[Records — start]

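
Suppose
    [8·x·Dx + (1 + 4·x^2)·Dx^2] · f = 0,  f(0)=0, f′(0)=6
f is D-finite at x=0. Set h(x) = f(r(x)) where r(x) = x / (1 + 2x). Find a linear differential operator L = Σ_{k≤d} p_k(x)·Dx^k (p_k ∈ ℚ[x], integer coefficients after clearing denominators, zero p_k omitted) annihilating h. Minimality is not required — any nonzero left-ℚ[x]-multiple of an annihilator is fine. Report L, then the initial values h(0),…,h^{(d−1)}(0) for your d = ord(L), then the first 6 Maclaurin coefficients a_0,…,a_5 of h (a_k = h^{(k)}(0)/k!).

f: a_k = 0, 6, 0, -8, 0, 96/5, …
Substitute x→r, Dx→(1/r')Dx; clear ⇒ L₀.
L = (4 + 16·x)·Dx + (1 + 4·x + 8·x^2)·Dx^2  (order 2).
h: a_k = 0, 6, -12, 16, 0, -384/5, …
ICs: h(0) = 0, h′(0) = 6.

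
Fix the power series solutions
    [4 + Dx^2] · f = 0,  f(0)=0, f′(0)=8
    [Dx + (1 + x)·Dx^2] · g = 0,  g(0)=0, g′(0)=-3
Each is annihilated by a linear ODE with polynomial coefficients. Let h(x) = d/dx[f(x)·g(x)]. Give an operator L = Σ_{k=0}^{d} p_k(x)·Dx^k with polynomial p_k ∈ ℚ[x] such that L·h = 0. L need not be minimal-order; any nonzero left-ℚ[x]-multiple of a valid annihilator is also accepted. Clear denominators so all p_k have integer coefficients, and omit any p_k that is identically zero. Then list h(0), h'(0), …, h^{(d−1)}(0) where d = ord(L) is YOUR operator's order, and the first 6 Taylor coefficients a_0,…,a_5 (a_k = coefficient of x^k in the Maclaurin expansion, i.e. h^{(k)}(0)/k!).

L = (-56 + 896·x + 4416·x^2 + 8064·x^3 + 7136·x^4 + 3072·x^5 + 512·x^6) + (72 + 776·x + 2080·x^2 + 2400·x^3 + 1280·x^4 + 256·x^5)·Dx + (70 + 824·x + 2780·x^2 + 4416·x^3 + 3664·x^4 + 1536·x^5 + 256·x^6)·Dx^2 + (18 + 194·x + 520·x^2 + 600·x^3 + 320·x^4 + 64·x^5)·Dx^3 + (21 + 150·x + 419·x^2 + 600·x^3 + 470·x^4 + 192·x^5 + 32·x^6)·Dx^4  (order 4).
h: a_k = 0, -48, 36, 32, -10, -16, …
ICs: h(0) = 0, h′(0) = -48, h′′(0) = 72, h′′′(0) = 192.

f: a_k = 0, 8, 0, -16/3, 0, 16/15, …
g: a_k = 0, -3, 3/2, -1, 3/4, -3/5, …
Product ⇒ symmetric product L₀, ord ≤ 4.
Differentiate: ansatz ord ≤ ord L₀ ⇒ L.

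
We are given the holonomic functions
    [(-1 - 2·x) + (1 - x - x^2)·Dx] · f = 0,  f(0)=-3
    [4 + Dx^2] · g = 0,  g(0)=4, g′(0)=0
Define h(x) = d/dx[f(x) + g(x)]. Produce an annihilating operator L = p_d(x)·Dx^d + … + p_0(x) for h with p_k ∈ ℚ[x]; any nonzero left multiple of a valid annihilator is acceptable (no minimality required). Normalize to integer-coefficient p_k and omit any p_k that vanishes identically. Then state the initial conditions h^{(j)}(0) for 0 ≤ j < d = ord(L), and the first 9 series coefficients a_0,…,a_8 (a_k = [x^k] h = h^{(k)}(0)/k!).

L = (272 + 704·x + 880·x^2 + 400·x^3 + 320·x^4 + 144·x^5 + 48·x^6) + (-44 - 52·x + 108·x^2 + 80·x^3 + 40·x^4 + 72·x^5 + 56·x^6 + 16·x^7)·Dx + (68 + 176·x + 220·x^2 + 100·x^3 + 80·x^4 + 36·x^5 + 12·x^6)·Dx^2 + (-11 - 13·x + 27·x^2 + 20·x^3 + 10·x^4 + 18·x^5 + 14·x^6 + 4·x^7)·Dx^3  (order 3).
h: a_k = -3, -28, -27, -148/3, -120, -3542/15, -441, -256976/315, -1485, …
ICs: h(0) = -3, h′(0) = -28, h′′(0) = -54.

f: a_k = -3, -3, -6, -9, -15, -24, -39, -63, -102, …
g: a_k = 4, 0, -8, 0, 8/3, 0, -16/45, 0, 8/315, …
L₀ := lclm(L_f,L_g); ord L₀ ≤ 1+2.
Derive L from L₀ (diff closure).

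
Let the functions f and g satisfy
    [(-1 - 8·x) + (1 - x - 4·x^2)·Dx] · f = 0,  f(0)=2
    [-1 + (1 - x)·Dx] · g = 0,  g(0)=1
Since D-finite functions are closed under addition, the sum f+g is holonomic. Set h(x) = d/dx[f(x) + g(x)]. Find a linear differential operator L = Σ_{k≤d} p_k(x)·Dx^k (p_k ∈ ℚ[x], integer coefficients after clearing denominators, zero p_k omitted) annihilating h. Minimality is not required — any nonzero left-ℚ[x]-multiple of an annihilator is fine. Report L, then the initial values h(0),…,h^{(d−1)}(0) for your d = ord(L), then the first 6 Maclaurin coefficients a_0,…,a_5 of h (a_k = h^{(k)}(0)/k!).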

[Records — finish]

**Work required**. Your answer should consist only of the lines above between the line holding "Fix the power series solutions" and the line holding "[Dx + (1 + x)·Dx^2]", inclusive, each transcribed exactly.

**Result**.
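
Fix the power series solutions
    [4 + Dx^2] · f = 0,  f(0)=0, f′(0)=8
    [Dx + (1 + x)·Dx^2] · g = 0,  g(0)=0, g′(0)=-3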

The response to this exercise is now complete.